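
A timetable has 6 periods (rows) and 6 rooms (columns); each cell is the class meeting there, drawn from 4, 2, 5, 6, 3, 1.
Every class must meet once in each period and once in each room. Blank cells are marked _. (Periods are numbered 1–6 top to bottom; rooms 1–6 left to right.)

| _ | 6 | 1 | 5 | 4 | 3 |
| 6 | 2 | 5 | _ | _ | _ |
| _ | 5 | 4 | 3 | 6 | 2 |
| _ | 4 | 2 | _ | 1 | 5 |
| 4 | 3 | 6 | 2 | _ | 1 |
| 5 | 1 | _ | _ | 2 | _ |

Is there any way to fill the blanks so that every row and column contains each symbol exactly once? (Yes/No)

Yes

No period or room among the givens repeats a symbol, and propagating forced cells runs into no contradiction.
One valid completion exists (for instance, 2 6 1 5 4 3 / 6 2 5 1 3 4 / 1 5 4 3 6 2 / 3 4 2 6 1 5 / 4 3 6 2 5 1 / 5 1 3 4 2 6).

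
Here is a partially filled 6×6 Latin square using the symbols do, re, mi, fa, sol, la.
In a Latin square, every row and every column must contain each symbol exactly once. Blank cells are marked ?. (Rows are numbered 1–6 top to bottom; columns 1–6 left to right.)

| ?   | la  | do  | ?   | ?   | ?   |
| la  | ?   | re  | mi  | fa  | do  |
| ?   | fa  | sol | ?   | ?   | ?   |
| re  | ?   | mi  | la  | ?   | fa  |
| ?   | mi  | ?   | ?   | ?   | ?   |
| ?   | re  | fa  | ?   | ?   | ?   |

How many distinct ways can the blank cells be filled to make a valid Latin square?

Row 1, column 1: eliminating its row and column leaves {mi, fa, sol}.
Row 1, column 4: eliminating its row and column leaves {re, fa, sol}.
Row 1, column 5: eliminating its row and column leaves {re, mi, sol}.
Row 1, column 6: eliminating its row and column leaves {re, mi, sol}.
Row 2, column 2: eliminating its row and column leaves {sol}.
Row 3, column 1: eliminating its row and column leaves {do, mi}.
Row 3, column 4: eliminating its row and column leaves {do, re}.
Row 3, column 5: eliminating its row and column leaves {do, re, mi, la}.
Row 3, column 6: eliminating its row and column leaves {re, mi, la}.
Row 4, column 2: eliminating its row and column leaves {do, sol}.
Row 4, column 5: eliminating its row and column leaves {do, sol}.
Row 5, column 1: eliminating its row and column leaves {do, fa, sol}.
Row 5, column 3: eliminating its row and column leaves {la}.
Row 5, column 4: eliminating its row and column leaves {do, re, fa, sol}.
Row 5, column 5: eliminating its row and column leaves {do, re, sol, la}.
Row 5, column 6: eliminating its row and column leaves {re, sol, la}.
Row 6, column 1: eliminating its row and column leaves {do, mi, sol}.
Row 6, column 4: eliminating its row and column leaves {do, sol}.
Row 6, column 5: eliminating its row and column leaves {do, mi, sol, la}.
Row 6, column 6: eliminating its row and column leaves {mi, sol, la}.
Enumerating the assignments across these blanks that avoid any row or column repeat gives 10 completions.

10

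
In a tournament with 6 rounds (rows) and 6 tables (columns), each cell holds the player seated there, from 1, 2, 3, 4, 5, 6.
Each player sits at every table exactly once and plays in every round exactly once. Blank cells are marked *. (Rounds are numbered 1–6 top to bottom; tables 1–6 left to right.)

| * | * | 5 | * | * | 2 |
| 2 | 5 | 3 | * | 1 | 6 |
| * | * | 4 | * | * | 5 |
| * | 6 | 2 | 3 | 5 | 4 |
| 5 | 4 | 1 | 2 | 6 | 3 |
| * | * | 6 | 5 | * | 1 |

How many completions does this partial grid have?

4

Round 1, table 1: eliminating its round and table leaves {1, 3, 4, 6}.
Round 1, table 2: eliminating its round and table leaves {1, 3}.
Round 1, table 4: eliminating its round and table leaves {1, 4, 6}.
Round 1, table 5: eliminating its round and table leaves {3, 4}.
Round 2, table 4: eliminating its round and table leaves {4}.
Round 3, table 1: eliminating its round and table leaves {1, 3, 6}.
Round 3, table 2: eliminating its round and table leaves {1, 2, 3}.
Round 3, table 4: eliminating its round and table leaves {1, 6}.
Round 3, table 5: eliminating its round and table leaves {2, 3}.
Round 4, table 1: eliminating its round and table leaves {1}.
Round 6, table 1: eliminating its round and table leaves {3, 4}.
Round 6, table 2: eliminating its round and table leaves {2, 3}.
Round 6, table 5: eliminating its round and table leaves {2, 3, 4}.
Enumerating the assignments across these blanks that avoid any round or table repeat gives 4 completions.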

▬▬▬

# [WHAT TO DO]
All entries are to be returned word for word.

# [RESPONSE BELOW]
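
A timetable has 6 periods (rows) and 6 rooms (columns); each cell is the class meeting there, drawn from 4, 2, 5, 6, 3, 1.
Every class must meet once in each period and once in each room. Blank cells are marked _. (Periods are numbered 1–6 top to bottom; rooms 1–6 left to right.)

| _ | 6 | 1 | 5 | 4 | 3 |
| 6 | 2 | 5 | _ | _ | _ |
| _ | 5 | 4 | 3 | 6 | 2 |
| _ | 4 | 2 | _ | 1 | 5 |
| 4 | 3 | 6 | 2 | _ | 1 |
| 5 | 1 | _ | _ | 2 | _ |

Is there any way to fill the blanks so that every row and column contains each symbol exactly once? (Yes/No)

Yes

No period or room among the givens repeats a symbol, and propagating forced cells runs into no contradiction.
One valid completion exists (for instance, 2 6 1 5 4 3 / 6 2 5 1 3 4 / 1 5 4 3 6 2 / 3 4 2 6 1 5 / 4 3 6 2 5 1 / 5 1 3 4 2 6).

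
Here is a partially filled 6×6 Latin square using the symbols do, re, mi, fa, sol, la.
In a Latin square, every row and every column must contain each symbol exactly once. Blank cells are marked ?. (Rows are numbered 1–6 top to bottom; columns 1–6 left to right.)

| ?   | la  | do  | ?   | ?   | ?   |
| la  | ?   | re  | mi  | fa  | do  |
| ?   | fa  | sol | ?   | ?   | ?   |
| re  | ?   | mi  | la  | ?   | fa  |
| ?   | mi  | ?   | ?   | ?   | ?   |
| ?   | re  | fa  | ?   | ?   | ?   |

How many distinct ways can the blank cells be filled to make a valid Latin square?

Row 1, column 1: eliminating its row and column leaves {mi, fa, sol}.
Row 1, column 4: eliminating its row and column leaves {re, fa, sol}.
Row 1, column 5: eliminating its row and column leaves {re, mi, sol}.
Row 1, column 6: eliminating its row and column leaves {re, mi, sol}.
Row 2, column 2: eliminating its row and column leaves {sol}.
Row 3, column 1: eliminating its row and column leaves {do, mi}.
Row 3, column 4: eliminating its row and column leaves {do, re}.
Row 3, column 5: eliminating its row and column leaves {do, re, mi, la}.
Row 3, column 6: eliminating its row and column leaves {re, mi, la}.
Row 4, column 2: eliminating its row and column leaves {do, sol}.
Row 4, column 5: eliminating its row and column leaves {do, sol}.
Row 5, column 1: eliminating its row and column leaves {do, fa, sol}.
Row 5, column 3: eliminating its row and column leaves {la}.
Row 5, column 4: eliminating its row and column leaves {do, re, fa, sol}.
Row 5, column 5: eliminating its row and column leaves {do, re, sol, la}.
Row 5, column 6: eliminating its row and column leaves {re, sol, la}.
Row 6, column 1: eliminating its row and column leaves {do, mi, sol}.
Row 6, column 4: eliminating its row and column leaves {do, sol}.
Row 6, column 5: eliminating its row and column leaves {do, mi, sol, la}.
Row 6, column 6: eliminating its row and column leaves {mi, sol, la}.
Enumerating the assignments across these blanks that avoid any row or column repeat gives 10 completions.

10

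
In a tournament with 6 rounds (rows) and 6 tables (columns), each cell holds the player seated there, from 1, 2, 3, 4, 5, 6.
Each player sits at every table exactly once and plays in every round exactly once. Blank cells are marked *. (Rounds are numbered 1–6 top to bottom; tables 1–6 left to right.)

| * | * | 5 | * | * | 2 |
| 2 | 5 | 3 | * | 1 | 6 |
| * | * | 4 | * | * | 5 |
| * | 6 | 2 | 3 | 5 | 4 |
| 5 | 4 | 1 | 2 | 6 | 3 |
| * | * | 6 | 5 | * | 1 |

How many completions does this partial grid have?

4

Round 1, table 1: eliminating its round and table leaves {1, 3, 4, 6}.
Round 1, table 2: eliminating its round and table leaves {1, 3}.
Round 1, table 4: eliminating its round and table leaves {1, 4, 6}.
Round 1, table 5: eliminating its round and table leaves {3, 4}.
Round 2, table 4: eliminating its round and table leaves {4}.
Round 3, table 1: eliminating its round and table leaves {1, 3, 6}.
Round 3, table 2: eliminating its round and table leaves {1, 2, 3}.
Round 3, table 4: eliminating its round and table leaves {1, 6}.
Round 3, table 5: eliminating its round and table leaves {2, 3}.
Round 4, table 1: eliminating its round and table leaves {1}.
Round 6, table 1: eliminating its round and table leaves {3, 4}.
Round 6, table 2: eliminating its round and table leaves {2, 3}.
Round 6, table 5: eliminating its round and table leaves {2, 3, 4}.
Enumerating the assignments across these blanks that avoid any round or table repeat gives 4 completions.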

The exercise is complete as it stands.